**WORK ORDER:** Output the full listing exactly, character for character.

**EXTRACTED DATA:**
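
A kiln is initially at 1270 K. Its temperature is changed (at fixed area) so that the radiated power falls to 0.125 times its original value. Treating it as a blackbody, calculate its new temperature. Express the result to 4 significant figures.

T₂ ≈ 755.1 K

P ∝ T⁴, so T₂/T₁ = (P₂/P₁)^(1/4) = (0.125)^(1/4) = 0.594604.
T₂ = 1270 × 0.594604 = 755.1 K.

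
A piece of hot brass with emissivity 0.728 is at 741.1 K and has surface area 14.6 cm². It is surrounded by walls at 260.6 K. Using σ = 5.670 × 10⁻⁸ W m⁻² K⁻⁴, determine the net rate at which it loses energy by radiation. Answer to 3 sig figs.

Net loss ≈ 17.9 W

Area A = 14.6 cm² = 1.46×10⁻³ m².
Net radiated power P_net = εσA(T⁴ − T₀⁴) = 0.728×5.670×10⁻⁸×1.46×10⁻³×(741.1⁴ − 260.6⁴).
T⁴ − T₀⁴ = 3.01653×10¹¹ − 4.61209×10⁹ = 2.97041×10¹¹ K⁴, so P_net = 17.9 W.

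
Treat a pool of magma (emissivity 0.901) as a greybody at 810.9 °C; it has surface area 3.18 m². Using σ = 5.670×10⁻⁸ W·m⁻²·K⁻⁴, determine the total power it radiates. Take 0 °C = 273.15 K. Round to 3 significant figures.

T = 810.9 °C + 273.15 = 1084.05 K.
Area A = 3.18 m².
P = εσAT⁴ = 0.901 × 5.670×10⁻⁸ × 3.18 × (1084.05)⁴ = 2.24×10⁵ W.

P ≈ 2.24×10⁵ W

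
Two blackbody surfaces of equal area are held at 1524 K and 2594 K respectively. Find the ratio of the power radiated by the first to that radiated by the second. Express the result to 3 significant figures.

P₁/P₂ ≈ 0.119

With equal areas, P₁/P₂ = (T₁/T₂)⁴ = (1524/2594)⁴ = 0.119.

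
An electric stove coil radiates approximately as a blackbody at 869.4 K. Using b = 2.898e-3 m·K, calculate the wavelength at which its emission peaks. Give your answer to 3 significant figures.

λ_max ≈ 3.33 μm

Wien's displacement law: λ_max = b/T = (2.898×10⁻³ m·K)/(869.4 K) = 3.333×10⁻⁶ m.
That is 3.33 μm, in the infrared range.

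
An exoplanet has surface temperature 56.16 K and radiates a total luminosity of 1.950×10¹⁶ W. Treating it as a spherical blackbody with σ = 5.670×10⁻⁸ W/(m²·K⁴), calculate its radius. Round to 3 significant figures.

R ≈ 5.25×10⁷ m

L = 4πR²σT⁴ ⇒ R = √(L/(4πσT⁴)).
σT⁴ = 0.564016 W/m², so R = √(1.950×10¹⁶/(4π×0.564016)) = 5.25×10⁷ m.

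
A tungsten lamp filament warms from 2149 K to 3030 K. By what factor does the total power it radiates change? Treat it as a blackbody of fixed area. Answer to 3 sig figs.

P ∝ T⁴, so P₂/P₁ = (T₂/T₁)⁴ = (3030/2149)⁴ = (1.40996)⁴ = 3.95.

P₂/P₁ ≈ 3.95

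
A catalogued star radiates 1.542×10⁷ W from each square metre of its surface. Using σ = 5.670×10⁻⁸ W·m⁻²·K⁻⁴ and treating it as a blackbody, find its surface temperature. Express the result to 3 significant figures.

I = σT⁴, so T = (I/σ)^(1/4) = (1.542×10⁷/(5.670×10⁻⁸))^(1/4) = 4.06×10³ K.

T ≈ 4.06×10³ K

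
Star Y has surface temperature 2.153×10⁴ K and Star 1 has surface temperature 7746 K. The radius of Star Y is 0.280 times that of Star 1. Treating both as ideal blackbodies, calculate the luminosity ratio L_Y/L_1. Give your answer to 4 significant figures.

L_Y/L_1 ≈ 4.679

L ∝ R²T⁴, so L_Y/L_1 = (R_Y/R_1)²(T_Y/T_1)⁴ = (0.280)² × (2.153×10⁴/7746)⁴ = 0.0784 × 59.6851 = 4.679.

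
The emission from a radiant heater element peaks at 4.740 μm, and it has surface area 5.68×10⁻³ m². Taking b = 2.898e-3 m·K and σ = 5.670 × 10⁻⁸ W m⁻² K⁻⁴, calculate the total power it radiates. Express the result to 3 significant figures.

Wien's law: T = b/λ_max = 2.898×10⁻³/4.740×10⁻⁶ = 611.392 K.
Area A = 5.68×10⁻³ m².
Then P = σAT⁴ = 5.670×10⁻⁸×5.68×10⁻³×(611.392)⁴ = 45.0 W.

P ≈ 45.0 W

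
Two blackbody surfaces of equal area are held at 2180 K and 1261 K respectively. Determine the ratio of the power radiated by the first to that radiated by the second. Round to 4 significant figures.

P₁/P₂ ≈ 8.932

With equal areas, P₁/P₂ = (T₁/T₂)⁴ = (2180/1261)⁴ = 8.932.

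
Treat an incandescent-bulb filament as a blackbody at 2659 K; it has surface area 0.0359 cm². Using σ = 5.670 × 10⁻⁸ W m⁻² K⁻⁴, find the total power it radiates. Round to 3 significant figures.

Area A = 0.0359 cm² = 3.59×10⁻⁶ m².
P = σAT⁴ = 5.670×10⁻⁸ × 3.59×10⁻⁶ × (2659)⁴ = 10.2 W.

P ≈ 10.2 W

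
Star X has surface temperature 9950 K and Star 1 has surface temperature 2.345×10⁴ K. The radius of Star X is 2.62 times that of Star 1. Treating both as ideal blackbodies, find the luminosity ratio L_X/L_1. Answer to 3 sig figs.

L ∝ R²T⁴, so L_X/L_1 = (R_X/R_1)²(T_X/T_1)⁴ = (2.62)² × (9950/2.345×10⁴)⁴ = 6.8644 × 0.0324131 = 0.222.

L_X/L_1 ≈ 0.222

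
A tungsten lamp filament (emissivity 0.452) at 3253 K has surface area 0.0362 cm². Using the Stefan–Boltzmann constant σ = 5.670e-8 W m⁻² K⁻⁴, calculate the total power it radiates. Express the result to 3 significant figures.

P ≈ 10.4 W

Area A = 0.0362 cm² = 3.62×10⁻⁶ m².
P = εσAT⁴ = 0.452 × 5.670×10⁻⁸ × 3.62×10⁻⁶ × (3253)⁴ = 10.4 W.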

**EXPECTED ANSWER:**
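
A kiln is initially at 1270 K. Its temperature is changed (at fixed area) so that the radiated power falls to 0.125 times its original value. Treating it as a blackbody, calculate its new temperature. Express the result to 4 significant figures.

T₂ ≈ 755.1 K

P ∝ T⁴, so T₂/T₁ = (P₂/P₁)^(1/4) = (0.125)^(1/4) = 0.594604.
T₂ = 1270 × 0.594604 = 755.1 K.

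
A piece of hot brass with emissivity 0.728 is at 741.1 K and has surface area 14.6 cm². It is surrounded by walls at 260.6 K. Using σ = 5.670 × 10⁻⁸ W m⁻² K⁻⁴, determine the net rate at which it loses energy by radiation. Answer to 3 sig figs.

Net loss ≈ 17.9 W

Area A = 14.6 cm² = 1.46×10⁻³ m².
Net radiated power P_net = εσA(T⁴ − T₀⁴) = 0.728×5.670×10⁻⁸×1.46×10⁻³×(741.1⁴ − 260.6⁴).
T⁴ − T₀⁴ = 3.01653×10¹¹ − 4.61209×10⁹ = 2.97041×10¹¹ K⁴, so P_net = 17.9 W.

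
Treat a pool of magma (emissivity 0.901) as a greybody at 810.9 °C; it has surface area 3.18 m². Using σ = 5.670×10⁻⁸ W·m⁻²·K⁻⁴, determine the total power it radiates. Take 0 °C = 273.15 K. Round to 3 significant figures.

T = 810.9 °C + 273.15 = 1084.05 K.
Area A = 3.18 m².
P = εσAT⁴ = 0.901 × 5.670×10⁻⁸ × 3.18 × (1084.05)⁴ = 2.24×10⁵ W.

P ≈ 2.24×10⁵ W

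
Two blackbody surfaces of equal area are held at 1524 K and 2594 K respectively. Find the ratio of the power radiated by the first to that radiated by the second. Express the result to 3 significant figures.

P₁/P₂ ≈ 0.119

With equal areas, P₁/P₂ = (T₁/T₂)⁴ = (1524/2594)⁴ = 0.119.

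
An electric stove coil radiates approximately as a blackbody at 869.4 K. Using b = 2.898e-3 m·K, calculate the wavelength at which its emission peaks. Give your answer to 3 significant figures.

λ_max ≈ 3.33 μm

Wien's displacement law: λ_max = b/T = (2.898×10⁻³ m·K)/(869.4 K) = 3.333×10⁻⁶ m.
That is 3.33 μm, in the infrared range.

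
An exoplanet has surface temperature 56.16 K and radiates a total luminosity of 1.950×10¹⁶ W. Treating it as a spherical blackbody with σ = 5.670×10⁻⁸ W/(m²·K⁴), calculate its radius. Round to 3 significant figures.

R ≈ 5.25×10⁷ m

L = 4πR²σT⁴ ⇒ R = √(L/(4πσT⁴)).
σT⁴ = 0.564016 W/m², so R = √(1.950×10¹⁶/(4π×0.564016)) = 5.25×10⁷ m.

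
A tungsten lamp filament warms from 2149 K to 3030 K. By what factor does the total power it radiates change? Treat it as a blackbody of fixed area. Answer to 3 sig figs.

P ∝ T⁴, so P₂/P₁ = (T₂/T₁)⁴ = (3030/2149)⁴ = (1.40996)⁴ = 3.95.

P₂/P₁ ≈ 3.95

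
A catalogued star radiates 1.542×10⁷ W from each square metre of its surface. Using σ = 5.670×10⁻⁸ W·m⁻²·K⁻⁴ and treating it as a blackbody, find its surface temperature. Express the result to 3 significant figures.

I = σT⁴, so T = (I/σ)^(1/4) = (1.542×10⁷/(5.670×10⁻⁸))^(1/4) = 4.06×10³ K.

T ≈ 4.06×10³ K

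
Star Y has surface temperature 2.153×10⁴ K and Star 1 has surface temperature 7746 K. The radius of Star Y is 0.280 times that of Star 1. Treating both as ideal blackbodies, calculate the luminosity ratio L_Y/L_1. Give your answer to 4 significant figures.

L_Y/L_1 ≈ 4.679

L ∝ R²T⁴, so L_Y/L_1 = (R_Y/R_1)²(T_Y/T_1)⁴ = (0.280)² × (2.153×10⁴/7746)⁴ = 0.0784 × 59.6851 = 4.679.

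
The emission from a radiant heater element peaks at 4.740 μm, and it has surface area 5.68×10⁻³ m². Taking b = 2.898e-3 m·K and σ = 5.670 × 10⁻⁸ W m⁻² K⁻⁴, calculate the total power it radiates. Express the result to 3 significant figures.

Wien's law: T = b/λ_max = 2.898×10⁻³/4.740×10⁻⁶ = 611.392 K.
Area A = 5.68×10⁻³ m².
Then P = σAT⁴ = 5.670×10⁻⁸×5.68×10⁻³×(611.392)⁴ = 45.0 W.

P ≈ 45.0 W

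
Two blackbody surfaces of equal area are held at 2180 K and 1261 K respectively. Determine the ratio of the power radiated by the first to that radiated by the second. Round to 4 significant figures.

P₁/P₂ ≈ 8.932

With equal areas, P₁/P₂ = (T₁/T₂)⁴ = (2180/1261)⁴ = 8.932.

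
Treat an incandescent-bulb filament as a blackbody at 2659 K; it has surface area 0.0359 cm². Using σ = 5.670 × 10⁻⁸ W m⁻² K⁻⁴, find the total power it radiates. Round to 3 significant figures.

Area A = 0.0359 cm² = 3.59×10⁻⁶ m².
P = σAT⁴ = 5.670×10⁻⁸ × 3.59×10⁻⁶ × (2659)⁴ = 10.2 W.

P ≈ 10.2 W

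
Star X has surface temperature 9950 K and Star 1 has surface temperature 2.345×10⁴ K. The radius of Star X is 2.62 times that of Star 1. Treating both as ideal blackbodies, find the luminosity ratio L_X/L_1. Answer to 3 sig figs.

L ∝ R²T⁴, so L_X/L_1 = (R_X/R_1)²(T_X/T_1)⁴ = (2.62)² × (9950/2.345×10⁴)⁴ = 6.8644 × 0.0324131 = 0.222.

L_X/L_1 ≈ 0.222

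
A tungsten lamp filament (emissivity 0.452) at 3253 K has surface area 0.0362 cm². Using the Stefan–Boltzmann constant σ = 5.670e-8 W m⁻² K⁻⁴, calculate the total power it radiates. Express the result to 3 significant figures.

P ≈ 10.4 W

Area A = 0.0362 cm² = 3.62×10⁻⁶ m².
P = εσAT⁴ = 0.452 × 5.670×10⁻⁸ × 3.62×10⁻⁶ × (3253)⁴ = 10.4 W.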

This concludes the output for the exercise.